:: Your goal ::
Look over the entries that follow and work out how many lines contain "local". State the number only.

(Stored data begins)

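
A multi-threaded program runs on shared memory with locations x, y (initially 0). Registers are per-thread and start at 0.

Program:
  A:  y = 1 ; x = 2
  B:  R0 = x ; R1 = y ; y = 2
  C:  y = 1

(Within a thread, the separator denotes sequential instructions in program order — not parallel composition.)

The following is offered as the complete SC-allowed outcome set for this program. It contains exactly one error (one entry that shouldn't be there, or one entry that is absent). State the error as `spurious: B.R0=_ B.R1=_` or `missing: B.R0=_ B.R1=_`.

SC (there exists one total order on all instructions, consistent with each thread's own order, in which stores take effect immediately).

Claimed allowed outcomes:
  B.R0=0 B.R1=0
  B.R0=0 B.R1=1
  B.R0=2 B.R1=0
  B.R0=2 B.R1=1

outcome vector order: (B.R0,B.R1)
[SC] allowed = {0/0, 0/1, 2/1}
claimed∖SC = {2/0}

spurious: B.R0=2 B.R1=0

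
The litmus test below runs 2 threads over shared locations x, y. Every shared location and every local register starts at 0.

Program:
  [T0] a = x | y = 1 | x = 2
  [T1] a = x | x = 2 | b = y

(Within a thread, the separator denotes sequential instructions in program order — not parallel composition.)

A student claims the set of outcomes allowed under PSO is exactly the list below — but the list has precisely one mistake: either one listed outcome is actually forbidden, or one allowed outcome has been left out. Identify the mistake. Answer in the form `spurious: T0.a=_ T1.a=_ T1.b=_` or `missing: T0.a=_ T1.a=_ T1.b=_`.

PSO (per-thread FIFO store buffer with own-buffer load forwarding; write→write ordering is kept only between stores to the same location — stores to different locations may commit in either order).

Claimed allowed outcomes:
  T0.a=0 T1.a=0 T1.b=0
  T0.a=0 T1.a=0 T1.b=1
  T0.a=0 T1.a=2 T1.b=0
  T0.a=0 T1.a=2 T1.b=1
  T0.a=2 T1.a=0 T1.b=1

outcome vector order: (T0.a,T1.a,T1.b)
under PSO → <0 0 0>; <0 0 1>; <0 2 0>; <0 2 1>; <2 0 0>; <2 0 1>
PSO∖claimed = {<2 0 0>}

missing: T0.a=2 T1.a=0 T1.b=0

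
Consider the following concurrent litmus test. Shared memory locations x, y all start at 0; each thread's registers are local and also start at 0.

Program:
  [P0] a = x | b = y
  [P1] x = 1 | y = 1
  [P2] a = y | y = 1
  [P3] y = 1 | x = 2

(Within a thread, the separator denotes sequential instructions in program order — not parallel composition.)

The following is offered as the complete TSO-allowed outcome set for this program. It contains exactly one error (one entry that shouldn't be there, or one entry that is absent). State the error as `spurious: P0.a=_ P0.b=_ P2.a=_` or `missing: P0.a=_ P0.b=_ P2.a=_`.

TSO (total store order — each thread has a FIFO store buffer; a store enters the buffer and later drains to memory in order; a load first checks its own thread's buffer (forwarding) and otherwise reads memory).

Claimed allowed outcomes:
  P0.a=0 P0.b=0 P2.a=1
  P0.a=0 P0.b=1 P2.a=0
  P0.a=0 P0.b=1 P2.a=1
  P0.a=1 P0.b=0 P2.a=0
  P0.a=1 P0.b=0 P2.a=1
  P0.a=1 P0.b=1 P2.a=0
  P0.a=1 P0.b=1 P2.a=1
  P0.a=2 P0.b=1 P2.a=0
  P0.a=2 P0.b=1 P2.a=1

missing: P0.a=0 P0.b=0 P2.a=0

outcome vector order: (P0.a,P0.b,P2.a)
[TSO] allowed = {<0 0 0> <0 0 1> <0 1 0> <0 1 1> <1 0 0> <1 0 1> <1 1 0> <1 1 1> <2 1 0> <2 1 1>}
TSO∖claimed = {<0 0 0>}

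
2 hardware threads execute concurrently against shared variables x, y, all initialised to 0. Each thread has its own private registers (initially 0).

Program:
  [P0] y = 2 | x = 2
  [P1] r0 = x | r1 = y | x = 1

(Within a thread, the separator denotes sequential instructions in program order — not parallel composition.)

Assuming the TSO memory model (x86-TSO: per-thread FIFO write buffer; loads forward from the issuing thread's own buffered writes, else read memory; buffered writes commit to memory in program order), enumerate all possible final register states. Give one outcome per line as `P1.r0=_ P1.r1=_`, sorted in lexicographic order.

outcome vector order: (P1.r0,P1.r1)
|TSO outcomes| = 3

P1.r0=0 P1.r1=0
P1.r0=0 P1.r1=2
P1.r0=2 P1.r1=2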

(Stored data ends)

:: Reply to the exercise ::
2